▶ Problem description
Only the line containing "Compute the geostrophic" and those after it, up to the end of the records below, are to be set down, exactly as written.

▶ Extracted information

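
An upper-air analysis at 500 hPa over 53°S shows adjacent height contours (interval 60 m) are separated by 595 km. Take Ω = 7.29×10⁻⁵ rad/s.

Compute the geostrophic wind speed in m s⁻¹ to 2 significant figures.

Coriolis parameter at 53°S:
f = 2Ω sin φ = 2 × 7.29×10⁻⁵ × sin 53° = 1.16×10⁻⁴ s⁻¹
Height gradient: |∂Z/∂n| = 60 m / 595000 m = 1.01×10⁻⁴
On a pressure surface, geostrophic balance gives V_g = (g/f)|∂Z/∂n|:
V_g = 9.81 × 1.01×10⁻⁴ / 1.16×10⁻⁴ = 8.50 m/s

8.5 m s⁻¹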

▶ Reply to the exercise
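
Compute the geostrophic wind speed in m s⁻¹ to 2 significant figures.

Coriolis parameter at 53°S:
f = 2Ω sin φ = 2 × 7.29×10⁻⁵ × sin 53° = 1.16×10⁻⁴ s⁻¹
Height gradient: |∂Z/∂n| = 60 m / 595000 m = 1.01×10⁻⁴
On a pressure surface, geostrophic balance gives V_g = (g/f)|∂Z/∂n|:
V_g = 9.81 × 1.01×10⁻⁴ / 1.16×10⁻⁴ = 8.50 m/s

8.5 m s⁻¹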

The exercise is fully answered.